The whole listing should be retyped exactly as it appears.
━━━
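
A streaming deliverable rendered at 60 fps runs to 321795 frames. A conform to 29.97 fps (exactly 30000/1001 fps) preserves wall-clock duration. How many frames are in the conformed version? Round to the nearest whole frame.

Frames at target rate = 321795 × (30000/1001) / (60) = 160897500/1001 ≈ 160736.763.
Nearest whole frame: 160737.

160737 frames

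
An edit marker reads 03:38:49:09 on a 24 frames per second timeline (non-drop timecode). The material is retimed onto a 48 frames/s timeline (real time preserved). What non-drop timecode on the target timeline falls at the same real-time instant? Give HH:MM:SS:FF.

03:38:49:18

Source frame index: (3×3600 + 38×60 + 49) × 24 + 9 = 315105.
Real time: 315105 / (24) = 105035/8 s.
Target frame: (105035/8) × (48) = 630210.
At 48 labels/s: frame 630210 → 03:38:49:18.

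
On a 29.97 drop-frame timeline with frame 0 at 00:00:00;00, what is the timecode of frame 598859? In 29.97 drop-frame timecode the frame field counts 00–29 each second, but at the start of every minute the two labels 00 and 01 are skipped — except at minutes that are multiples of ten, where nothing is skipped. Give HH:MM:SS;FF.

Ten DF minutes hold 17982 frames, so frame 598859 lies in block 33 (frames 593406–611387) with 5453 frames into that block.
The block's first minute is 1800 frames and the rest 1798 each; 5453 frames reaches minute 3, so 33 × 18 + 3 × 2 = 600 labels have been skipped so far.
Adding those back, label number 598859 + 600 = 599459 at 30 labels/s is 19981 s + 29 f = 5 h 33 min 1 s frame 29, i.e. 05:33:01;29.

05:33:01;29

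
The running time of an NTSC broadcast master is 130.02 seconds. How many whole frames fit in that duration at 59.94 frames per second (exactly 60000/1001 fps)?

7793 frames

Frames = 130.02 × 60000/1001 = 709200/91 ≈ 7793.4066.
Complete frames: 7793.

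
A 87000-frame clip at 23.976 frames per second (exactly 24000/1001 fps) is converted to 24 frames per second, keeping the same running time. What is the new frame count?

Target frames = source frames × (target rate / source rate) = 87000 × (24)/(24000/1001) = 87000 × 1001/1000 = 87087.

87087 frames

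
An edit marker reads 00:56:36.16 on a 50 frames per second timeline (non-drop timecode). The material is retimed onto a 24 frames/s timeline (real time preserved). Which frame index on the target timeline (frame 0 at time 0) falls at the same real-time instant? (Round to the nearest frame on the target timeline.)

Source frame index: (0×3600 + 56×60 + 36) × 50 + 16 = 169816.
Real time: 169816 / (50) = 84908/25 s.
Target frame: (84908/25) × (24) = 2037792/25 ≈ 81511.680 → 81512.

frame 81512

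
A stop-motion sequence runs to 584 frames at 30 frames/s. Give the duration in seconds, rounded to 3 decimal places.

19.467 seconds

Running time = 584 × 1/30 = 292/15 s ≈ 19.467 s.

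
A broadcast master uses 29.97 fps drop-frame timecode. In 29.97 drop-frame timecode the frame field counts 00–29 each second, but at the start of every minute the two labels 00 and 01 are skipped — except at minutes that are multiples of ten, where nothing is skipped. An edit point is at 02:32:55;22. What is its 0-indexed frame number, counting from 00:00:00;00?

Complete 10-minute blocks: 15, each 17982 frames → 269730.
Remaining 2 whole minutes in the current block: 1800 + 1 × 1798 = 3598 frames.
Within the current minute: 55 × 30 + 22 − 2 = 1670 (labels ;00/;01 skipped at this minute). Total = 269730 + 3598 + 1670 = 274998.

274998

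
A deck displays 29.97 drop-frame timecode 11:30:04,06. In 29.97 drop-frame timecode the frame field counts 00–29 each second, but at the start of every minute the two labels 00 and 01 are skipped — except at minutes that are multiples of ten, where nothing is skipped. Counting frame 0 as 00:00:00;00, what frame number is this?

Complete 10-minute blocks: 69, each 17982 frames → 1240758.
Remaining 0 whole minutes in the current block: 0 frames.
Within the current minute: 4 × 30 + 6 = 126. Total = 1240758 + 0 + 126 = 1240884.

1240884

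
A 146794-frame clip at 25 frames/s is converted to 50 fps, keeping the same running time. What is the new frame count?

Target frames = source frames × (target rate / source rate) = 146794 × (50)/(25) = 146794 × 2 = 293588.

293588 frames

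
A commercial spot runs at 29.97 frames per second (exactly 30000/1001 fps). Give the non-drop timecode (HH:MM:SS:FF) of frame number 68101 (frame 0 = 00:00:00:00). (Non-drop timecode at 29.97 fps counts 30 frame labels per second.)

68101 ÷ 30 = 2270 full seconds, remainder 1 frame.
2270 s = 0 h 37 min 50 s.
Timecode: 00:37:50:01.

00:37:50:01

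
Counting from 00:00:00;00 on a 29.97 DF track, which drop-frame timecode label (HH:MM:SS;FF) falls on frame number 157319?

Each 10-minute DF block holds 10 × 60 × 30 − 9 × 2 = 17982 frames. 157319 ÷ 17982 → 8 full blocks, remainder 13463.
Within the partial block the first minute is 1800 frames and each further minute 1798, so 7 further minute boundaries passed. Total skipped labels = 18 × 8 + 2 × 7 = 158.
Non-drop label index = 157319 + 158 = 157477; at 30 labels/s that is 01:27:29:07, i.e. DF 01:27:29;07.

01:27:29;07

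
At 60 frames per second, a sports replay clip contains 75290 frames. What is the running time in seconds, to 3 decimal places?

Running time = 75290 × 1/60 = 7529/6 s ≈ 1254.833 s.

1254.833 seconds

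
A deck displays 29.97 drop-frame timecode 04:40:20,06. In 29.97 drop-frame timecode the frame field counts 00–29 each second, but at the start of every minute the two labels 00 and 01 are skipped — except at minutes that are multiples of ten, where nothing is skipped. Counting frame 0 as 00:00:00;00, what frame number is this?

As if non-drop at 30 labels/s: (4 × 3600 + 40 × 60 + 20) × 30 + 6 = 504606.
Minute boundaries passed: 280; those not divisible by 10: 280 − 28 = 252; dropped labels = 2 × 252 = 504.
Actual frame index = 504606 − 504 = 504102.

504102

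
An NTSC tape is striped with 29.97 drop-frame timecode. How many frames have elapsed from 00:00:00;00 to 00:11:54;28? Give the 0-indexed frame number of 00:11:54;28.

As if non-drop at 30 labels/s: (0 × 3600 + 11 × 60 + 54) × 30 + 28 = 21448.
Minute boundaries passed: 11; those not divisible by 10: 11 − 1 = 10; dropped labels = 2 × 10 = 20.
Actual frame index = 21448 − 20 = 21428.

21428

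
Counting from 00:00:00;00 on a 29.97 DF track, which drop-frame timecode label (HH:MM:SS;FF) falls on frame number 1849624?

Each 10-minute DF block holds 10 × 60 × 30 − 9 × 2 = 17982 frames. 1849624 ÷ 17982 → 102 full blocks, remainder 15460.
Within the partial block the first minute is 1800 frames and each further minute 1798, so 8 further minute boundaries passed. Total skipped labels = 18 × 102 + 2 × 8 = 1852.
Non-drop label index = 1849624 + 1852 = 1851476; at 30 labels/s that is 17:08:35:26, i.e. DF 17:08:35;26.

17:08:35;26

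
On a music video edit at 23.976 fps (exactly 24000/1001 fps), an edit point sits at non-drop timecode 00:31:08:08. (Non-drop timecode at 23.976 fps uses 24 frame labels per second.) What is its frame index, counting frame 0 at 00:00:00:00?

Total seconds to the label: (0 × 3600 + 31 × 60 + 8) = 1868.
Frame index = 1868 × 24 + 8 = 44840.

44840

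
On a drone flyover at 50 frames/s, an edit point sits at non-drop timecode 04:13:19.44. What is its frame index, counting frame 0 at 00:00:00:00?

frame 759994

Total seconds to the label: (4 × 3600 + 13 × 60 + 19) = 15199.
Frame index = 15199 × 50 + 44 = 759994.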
━━━
**TASK SOLUTION**.
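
A streaming deliverable rendered at 60 fps runs to 321795 frames. A conform to 29.97 fps (exactly 30000/1001 fps) preserves wall-clock duration. How many frames are in the conformed version? Round to the nearest whole frame.

Frames at target rate = 321795 × (30000/1001) / (60) = 160897500/1001 ≈ 160736.763.
Nearest whole frame: 160737.

160737 frames

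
An edit marker reads 03:38:49:09 on a 24 frames per second timeline (non-drop timecode). The material is retimed onto a 48 frames/s timeline (real time preserved). What non-drop timecode on the target timeline falls at the same real-time instant? Give HH:MM:SS:FF.

03:38:49:18

Source frame index: (3×3600 + 38×60 + 49) × 24 + 9 = 315105.
Real time: 315105 / (24) = 105035/8 s.
Target frame: (105035/8) × (48) = 630210.
At 48 labels/s: frame 630210 → 03:38:49:18.

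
On a 29.97 drop-frame timeline with frame 0 at 00:00:00;00, what is the timecode of frame 598859? In 29.97 drop-frame timecode the frame field counts 00–29 each second, but at the start of every minute the two labels 00 and 01 are skipped — except at minutes that are multiples of ten, where nothing is skipped. Give HH:MM:SS;FF.

Ten DF minutes hold 17982 frames, so frame 598859 lies in block 33 (frames 593406–611387) with 5453 frames into that block.
The block's first minute is 1800 frames and the rest 1798 each; 5453 frames reaches minute 3, so 33 × 18 + 3 × 2 = 600 labels have been skipped so far.
Adding those back, label number 598859 + 600 = 599459 at 30 labels/s is 19981 s + 29 f = 5 h 33 min 1 s frame 29, i.e. 05:33:01;29.

05:33:01;29

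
The running time of an NTSC broadcast master is 130.02 seconds. How many whole frames fit in that duration at 59.94 frames per second (exactly 60000/1001 fps)?

7793 frames

Frames = 130.02 × 60000/1001 = 709200/91 ≈ 7793.4066.
Complete frames: 7793.

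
A 87000-frame clip at 23.976 frames per second (exactly 24000/1001 fps) is converted to 24 frames per second, keeping the same running time. What is the new frame count?

Target frames = source frames × (target rate / source rate) = 87000 × (24)/(24000/1001) = 87000 × 1001/1000 = 87087.

87087 frames

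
An edit marker reads 00:56:36.16 on a 50 frames per second timeline (non-drop timecode). The material is retimed onto a 24 frames/s timeline (real time preserved). Which frame index on the target timeline (frame 0 at time 0) falls at the same real-time instant? (Round to the nearest frame on the target timeline.)

Source frame index: (0×3600 + 56×60 + 36) × 50 + 16 = 169816.
Real time: 169816 / (50) = 84908/25 s.
Target frame: (84908/25) × (24) = 2037792/25 ≈ 81511.680 → 81512.

frame 81512

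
A stop-motion sequence runs to 584 frames at 30 frames/s. Give the duration in seconds, rounded to 3 decimal places.

19.467 seconds

Running time = 584 × 1/30 = 292/15 s ≈ 19.467 s.

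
A broadcast master uses 29.97 fps drop-frame timecode. In 29.97 drop-frame timecode the frame field counts 00–29 each second, but at the start of every minute the two labels 00 and 01 are skipped — except at minutes that are multiples of ten, where nothing is skipped. An edit point is at 02:32:55;22. What is its 0-indexed frame number, counting from 00:00:00;00?

Complete 10-minute blocks: 15, each 17982 frames → 269730.
Remaining 2 whole minutes in the current block: 1800 + 1 × 1798 = 3598 frames.
Within the current minute: 55 × 30 + 22 − 2 = 1670 (labels ;00/;01 skipped at this minute). Total = 269730 + 3598 + 1670 = 274998.

274998

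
A deck displays 29.97 drop-frame timecode 11:30:04,06. In 29.97 drop-frame timecode the frame field counts 00–29 each second, but at the start of every minute the two labels 00 and 01 are skipped — except at minutes that are multiples of ten, where nothing is skipped. Counting frame 0 as 00:00:00;00, what frame number is this?

Complete 10-minute blocks: 69, each 17982 frames → 1240758.
Remaining 0 whole minutes in the current block: 0 frames.
Within the current minute: 4 × 30 + 6 = 126. Total = 1240758 + 0 + 126 = 1240884.

1240884

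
A 146794-frame clip at 25 frames/s is converted to 50 fps, keeping the same running time. What is the new frame count?

Target frames = source frames × (target rate / source rate) = 146794 × (50)/(25) = 146794 × 2 = 293588.

293588 frames

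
A commercial spot runs at 29.97 frames per second (exactly 30000/1001 fps). Give the non-drop timecode (HH:MM:SS:FF) of frame number 68101 (frame 0 = 00:00:00:00). (Non-drop timecode at 29.97 fps counts 30 frame labels per second.)

68101 ÷ 30 = 2270 full seconds, remainder 1 frame.
2270 s = 0 h 37 min 50 s.
Timecode: 00:37:50:01.

00:37:50:01

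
Counting from 00:00:00;00 on a 29.97 DF track, which drop-frame timecode label (HH:MM:SS;FF) falls on frame number 157319?

Each 10-minute DF block holds 10 × 60 × 30 − 9 × 2 = 17982 frames. 157319 ÷ 17982 → 8 full blocks, remainder 13463.
Within the partial block the first minute is 1800 frames and each further minute 1798, so 7 further minute boundaries passed. Total skipped labels = 18 × 8 + 2 × 7 = 158.
Non-drop label index = 157319 + 158 = 157477; at 30 labels/s that is 01:27:29:07, i.e. DF 01:27:29;07.

01:27:29;07

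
At 60 frames per second, a sports replay clip contains 75290 frames. What is the running time in seconds, to 3 decimal places?

Running time = 75290 × 1/60 = 7529/6 s ≈ 1254.833 s.

1254.833 seconds

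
A deck displays 29.97 drop-frame timecode 04:40:20,06. In 29.97 drop-frame timecode the frame field counts 00–29 each second, but at the start of every minute the two labels 00 and 01 are skipped — except at minutes that are multiples of ten, where nothing is skipped. Counting frame 0 as 00:00:00;00, what frame number is this?

As if non-drop at 30 labels/s: (4 × 3600 + 40 × 60 + 20) × 30 + 6 = 504606.
Minute boundaries passed: 280; those not divisible by 10: 280 − 28 = 252; dropped labels = 2 × 252 = 504.
Actual frame index = 504606 − 504 = 504102.

504102

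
An NTSC tape is striped with 29.97 drop-frame timecode. How many frames have elapsed from 00:00:00;00 to 00:11:54;28? Give the 0-indexed frame number of 00:11:54;28.

As if non-drop at 30 labels/s: (0 × 3600 + 11 × 60 + 54) × 30 + 28 = 21448.
Minute boundaries passed: 11; those not divisible by 10: 11 − 1 = 10; dropped labels = 2 × 10 = 20.
Actual frame index = 21448 − 20 = 21428.

21428

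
Counting from 00:00:00;00 on a 29.97 DF track, which drop-frame timecode label (HH:MM:SS;FF) falls on frame number 1849624?

Each 10-minute DF block holds 10 × 60 × 30 − 9 × 2 = 17982 frames. 1849624 ÷ 17982 → 102 full blocks, remainder 15460.
Within the partial block the first minute is 1800 frames and each further minute 1798, so 8 further minute boundaries passed. Total skipped labels = 18 × 102 + 2 × 8 = 1852.
Non-drop label index = 1849624 + 1852 = 1851476; at 30 labels/s that is 17:08:35:26, i.e. DF 17:08:35;26.

17:08:35;26

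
On a music video edit at 23.976 fps (exactly 24000/1001 fps), an edit point sits at non-drop timecode 00:31:08:08. (Non-drop timecode at 23.976 fps uses 24 frame labels per second.) What is its frame index, counting frame 0 at 00:00:00:00?

Total seconds to the label: (0 × 3600 + 31 × 60 + 8) = 1868.
Frame index = 1868 × 24 + 8 = 44840.

44840

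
On a drone flyover at 50 frames/s, an edit point sits at non-drop timecode 04:13:19.44. What is its frame index, counting frame 0 at 00:00:00:00?

frame 759994

Total seconds to the label: (4 × 3600 + 13 × 60 + 19) = 15199.
Frame index = 15199 × 50 + 44 = 759994.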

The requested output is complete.